[Source data]
»»

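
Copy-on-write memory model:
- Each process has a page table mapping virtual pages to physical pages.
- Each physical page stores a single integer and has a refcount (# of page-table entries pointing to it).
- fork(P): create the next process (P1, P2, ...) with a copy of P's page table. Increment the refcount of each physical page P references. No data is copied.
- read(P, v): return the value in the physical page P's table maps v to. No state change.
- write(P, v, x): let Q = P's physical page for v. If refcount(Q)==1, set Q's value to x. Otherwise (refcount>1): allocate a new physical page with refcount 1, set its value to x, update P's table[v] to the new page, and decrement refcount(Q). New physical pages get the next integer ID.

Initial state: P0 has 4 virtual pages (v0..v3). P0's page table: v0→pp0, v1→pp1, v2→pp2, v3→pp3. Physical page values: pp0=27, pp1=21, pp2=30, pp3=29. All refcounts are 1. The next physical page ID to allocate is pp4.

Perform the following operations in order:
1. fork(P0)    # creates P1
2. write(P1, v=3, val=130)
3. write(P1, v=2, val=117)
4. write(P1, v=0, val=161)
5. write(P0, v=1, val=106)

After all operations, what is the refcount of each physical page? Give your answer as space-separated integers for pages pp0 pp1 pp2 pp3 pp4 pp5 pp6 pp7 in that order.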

««
»»

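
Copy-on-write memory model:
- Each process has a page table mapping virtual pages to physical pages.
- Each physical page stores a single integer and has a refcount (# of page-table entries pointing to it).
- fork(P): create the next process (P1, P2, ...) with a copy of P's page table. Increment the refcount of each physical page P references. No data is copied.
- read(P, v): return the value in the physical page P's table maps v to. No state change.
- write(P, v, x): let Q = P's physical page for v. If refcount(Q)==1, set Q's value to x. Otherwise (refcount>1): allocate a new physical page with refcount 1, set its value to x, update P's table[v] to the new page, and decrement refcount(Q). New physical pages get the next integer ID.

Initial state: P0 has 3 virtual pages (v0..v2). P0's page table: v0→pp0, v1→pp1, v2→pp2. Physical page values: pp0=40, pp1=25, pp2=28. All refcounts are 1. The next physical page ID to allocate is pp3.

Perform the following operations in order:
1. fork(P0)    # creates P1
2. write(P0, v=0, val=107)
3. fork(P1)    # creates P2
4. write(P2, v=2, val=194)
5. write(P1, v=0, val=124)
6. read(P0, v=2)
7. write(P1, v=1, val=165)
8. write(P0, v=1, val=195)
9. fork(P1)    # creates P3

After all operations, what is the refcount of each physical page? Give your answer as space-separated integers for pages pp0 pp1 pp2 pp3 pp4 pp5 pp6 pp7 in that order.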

««
»»

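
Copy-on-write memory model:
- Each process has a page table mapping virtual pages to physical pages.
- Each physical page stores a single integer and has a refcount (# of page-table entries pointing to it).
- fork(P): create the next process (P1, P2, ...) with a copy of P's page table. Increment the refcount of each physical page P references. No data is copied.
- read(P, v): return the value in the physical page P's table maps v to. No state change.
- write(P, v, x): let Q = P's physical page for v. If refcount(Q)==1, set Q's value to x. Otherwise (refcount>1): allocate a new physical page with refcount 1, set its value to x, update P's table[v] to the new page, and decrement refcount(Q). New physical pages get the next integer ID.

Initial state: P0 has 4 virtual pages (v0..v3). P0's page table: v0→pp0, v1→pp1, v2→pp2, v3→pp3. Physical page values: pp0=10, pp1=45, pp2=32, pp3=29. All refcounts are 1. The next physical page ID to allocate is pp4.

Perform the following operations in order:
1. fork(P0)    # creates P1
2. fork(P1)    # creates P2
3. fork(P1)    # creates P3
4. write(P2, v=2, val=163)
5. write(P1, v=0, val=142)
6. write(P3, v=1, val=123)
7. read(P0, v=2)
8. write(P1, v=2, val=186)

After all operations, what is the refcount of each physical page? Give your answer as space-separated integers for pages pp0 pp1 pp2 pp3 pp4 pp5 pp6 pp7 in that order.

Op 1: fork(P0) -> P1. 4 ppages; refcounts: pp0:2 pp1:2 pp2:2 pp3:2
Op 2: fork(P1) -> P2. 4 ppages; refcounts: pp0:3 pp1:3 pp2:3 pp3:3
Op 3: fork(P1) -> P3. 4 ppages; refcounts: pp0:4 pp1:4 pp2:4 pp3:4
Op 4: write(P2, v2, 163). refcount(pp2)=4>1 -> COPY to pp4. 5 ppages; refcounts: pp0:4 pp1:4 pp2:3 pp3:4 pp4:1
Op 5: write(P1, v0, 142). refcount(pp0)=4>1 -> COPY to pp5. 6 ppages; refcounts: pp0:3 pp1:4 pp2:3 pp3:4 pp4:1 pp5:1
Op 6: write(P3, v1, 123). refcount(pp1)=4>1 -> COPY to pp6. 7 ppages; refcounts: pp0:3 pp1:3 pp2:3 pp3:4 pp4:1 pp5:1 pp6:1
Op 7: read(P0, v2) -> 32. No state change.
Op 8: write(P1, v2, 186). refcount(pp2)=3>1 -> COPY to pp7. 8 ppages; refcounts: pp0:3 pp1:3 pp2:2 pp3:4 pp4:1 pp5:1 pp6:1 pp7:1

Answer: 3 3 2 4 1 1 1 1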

««

Aim of the exercise:
Starting from the records above, filter out all lines except those containing the word "creates".

Exercise response:
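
1. fork(P0)    # creates P1
1. fork(P0)    # creates P1
3. fork(P1)    # creates P2
9. fork(P1)    # creates P3
1. fork(P0)    # creates P1
2. fork(P1)    # creates P2
3. fork(P1)    # creates P3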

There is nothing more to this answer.